##### MATERIAL PROVIDED #####
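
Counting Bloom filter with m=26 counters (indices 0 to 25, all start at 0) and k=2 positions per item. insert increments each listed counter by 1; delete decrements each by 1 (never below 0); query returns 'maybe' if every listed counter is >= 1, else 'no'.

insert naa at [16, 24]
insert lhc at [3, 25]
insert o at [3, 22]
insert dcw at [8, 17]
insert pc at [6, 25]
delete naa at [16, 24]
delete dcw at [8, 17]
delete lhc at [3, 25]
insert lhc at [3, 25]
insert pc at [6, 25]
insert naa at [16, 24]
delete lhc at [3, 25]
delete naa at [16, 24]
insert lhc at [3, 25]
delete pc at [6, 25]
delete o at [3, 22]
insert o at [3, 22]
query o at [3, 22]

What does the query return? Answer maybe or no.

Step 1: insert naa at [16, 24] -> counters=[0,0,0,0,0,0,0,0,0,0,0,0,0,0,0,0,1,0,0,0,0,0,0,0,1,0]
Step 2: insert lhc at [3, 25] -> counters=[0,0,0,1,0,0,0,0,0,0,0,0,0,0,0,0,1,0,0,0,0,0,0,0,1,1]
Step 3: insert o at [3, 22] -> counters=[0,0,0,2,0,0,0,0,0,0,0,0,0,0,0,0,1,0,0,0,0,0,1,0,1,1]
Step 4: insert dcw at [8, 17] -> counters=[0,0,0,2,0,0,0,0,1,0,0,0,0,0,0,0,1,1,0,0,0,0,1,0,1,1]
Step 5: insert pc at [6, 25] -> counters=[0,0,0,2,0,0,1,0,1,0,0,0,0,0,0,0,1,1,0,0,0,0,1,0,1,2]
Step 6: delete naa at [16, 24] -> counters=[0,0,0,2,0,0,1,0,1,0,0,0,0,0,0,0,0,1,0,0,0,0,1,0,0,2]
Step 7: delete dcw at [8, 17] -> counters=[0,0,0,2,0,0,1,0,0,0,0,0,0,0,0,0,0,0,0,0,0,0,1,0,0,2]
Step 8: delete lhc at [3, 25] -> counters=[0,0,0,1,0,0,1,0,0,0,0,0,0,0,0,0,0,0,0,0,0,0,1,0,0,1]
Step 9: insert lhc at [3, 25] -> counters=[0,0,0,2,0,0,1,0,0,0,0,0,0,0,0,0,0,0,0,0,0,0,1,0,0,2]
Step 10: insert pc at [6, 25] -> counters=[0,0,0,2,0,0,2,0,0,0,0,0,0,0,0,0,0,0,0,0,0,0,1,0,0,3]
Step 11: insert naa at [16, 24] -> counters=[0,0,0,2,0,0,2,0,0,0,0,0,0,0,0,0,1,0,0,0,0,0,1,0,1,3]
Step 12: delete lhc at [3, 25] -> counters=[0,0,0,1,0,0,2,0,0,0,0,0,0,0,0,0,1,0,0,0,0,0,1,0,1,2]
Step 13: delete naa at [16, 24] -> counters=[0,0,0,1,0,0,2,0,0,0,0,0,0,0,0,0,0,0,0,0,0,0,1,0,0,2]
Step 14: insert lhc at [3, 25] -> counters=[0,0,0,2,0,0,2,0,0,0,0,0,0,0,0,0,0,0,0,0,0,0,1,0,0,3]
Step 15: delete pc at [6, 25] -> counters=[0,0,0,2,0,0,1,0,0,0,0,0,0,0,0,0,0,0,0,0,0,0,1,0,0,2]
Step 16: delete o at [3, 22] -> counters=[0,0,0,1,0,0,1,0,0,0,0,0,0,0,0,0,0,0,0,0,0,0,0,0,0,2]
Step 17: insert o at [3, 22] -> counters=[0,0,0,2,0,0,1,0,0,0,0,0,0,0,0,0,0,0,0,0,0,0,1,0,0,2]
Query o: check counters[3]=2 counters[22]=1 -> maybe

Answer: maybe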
#####
##### MATERIAL PROVIDED #####
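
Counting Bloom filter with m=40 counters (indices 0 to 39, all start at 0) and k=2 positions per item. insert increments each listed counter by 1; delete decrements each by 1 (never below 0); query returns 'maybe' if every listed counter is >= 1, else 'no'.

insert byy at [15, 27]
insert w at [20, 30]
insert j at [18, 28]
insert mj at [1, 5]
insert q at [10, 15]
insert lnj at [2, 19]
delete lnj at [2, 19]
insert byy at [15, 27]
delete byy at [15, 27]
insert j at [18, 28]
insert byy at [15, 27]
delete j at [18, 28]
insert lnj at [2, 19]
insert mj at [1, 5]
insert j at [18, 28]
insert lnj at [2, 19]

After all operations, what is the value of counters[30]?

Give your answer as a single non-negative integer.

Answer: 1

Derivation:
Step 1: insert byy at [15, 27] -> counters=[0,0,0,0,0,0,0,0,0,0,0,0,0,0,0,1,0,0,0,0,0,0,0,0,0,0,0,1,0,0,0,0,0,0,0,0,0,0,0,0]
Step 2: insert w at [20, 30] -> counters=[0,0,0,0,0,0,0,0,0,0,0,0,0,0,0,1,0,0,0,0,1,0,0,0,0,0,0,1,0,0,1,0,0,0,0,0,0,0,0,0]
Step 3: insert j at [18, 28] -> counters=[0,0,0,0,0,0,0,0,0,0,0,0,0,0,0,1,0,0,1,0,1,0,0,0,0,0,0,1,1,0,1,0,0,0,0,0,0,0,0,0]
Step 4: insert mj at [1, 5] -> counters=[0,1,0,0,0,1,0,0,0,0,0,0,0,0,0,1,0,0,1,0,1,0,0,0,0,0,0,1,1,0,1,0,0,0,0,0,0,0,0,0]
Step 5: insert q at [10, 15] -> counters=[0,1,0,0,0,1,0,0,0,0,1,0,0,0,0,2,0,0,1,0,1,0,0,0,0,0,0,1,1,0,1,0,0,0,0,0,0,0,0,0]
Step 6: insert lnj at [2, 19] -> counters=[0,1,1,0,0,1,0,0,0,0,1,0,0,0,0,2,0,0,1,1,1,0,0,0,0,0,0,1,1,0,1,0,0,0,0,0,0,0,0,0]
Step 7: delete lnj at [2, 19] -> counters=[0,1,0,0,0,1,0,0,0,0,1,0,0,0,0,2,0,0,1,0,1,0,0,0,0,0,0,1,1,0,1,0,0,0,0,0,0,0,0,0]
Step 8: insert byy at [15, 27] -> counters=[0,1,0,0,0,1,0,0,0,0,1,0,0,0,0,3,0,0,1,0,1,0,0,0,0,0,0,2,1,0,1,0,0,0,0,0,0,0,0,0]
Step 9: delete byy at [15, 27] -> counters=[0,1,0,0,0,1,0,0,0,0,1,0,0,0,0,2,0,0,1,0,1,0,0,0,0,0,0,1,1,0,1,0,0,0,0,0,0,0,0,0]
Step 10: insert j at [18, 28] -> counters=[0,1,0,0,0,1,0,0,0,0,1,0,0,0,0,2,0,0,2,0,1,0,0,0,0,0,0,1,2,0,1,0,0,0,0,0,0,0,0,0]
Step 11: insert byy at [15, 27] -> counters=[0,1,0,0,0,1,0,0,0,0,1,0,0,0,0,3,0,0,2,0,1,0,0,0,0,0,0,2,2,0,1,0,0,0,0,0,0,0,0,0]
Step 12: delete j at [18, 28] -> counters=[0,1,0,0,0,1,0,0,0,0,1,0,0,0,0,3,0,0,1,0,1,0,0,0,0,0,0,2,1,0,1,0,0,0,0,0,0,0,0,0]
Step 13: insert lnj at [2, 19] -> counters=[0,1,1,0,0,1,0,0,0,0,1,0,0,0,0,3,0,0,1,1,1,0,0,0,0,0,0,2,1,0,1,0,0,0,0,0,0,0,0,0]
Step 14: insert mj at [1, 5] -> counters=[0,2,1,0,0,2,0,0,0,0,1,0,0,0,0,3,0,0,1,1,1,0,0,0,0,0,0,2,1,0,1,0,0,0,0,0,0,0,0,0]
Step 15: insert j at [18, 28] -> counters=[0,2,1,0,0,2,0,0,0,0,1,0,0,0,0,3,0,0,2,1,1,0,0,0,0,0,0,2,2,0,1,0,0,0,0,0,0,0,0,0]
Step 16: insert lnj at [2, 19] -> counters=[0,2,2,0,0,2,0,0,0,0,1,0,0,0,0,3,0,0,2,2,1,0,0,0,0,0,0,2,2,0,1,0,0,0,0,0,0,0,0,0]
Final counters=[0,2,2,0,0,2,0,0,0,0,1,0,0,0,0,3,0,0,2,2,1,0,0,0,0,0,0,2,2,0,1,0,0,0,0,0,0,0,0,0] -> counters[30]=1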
#####
WHAT NEEDS TO BE DONE -
Filter the entries above down to the lines containing the word "every".

WRITTEN RESPONSE -
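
Counting Bloom filter with m=26 counters (indices 0 to 25, all start at 0) and k=2 positions per item. insert increments each listed counter by 1; delete decrements each by 1 (never below 0); query returns 'maybe' if every listed counter is >= 1, else 'no'.
Counting Bloom filter with m=40 counters (indices 0 to 39, all start at 0) and k=2 positions per item. insert increments each listed counter by 1; delete decrements each by 1 (never below 0); query returns 'maybe' if every listed counter is >= 1, else 'no'.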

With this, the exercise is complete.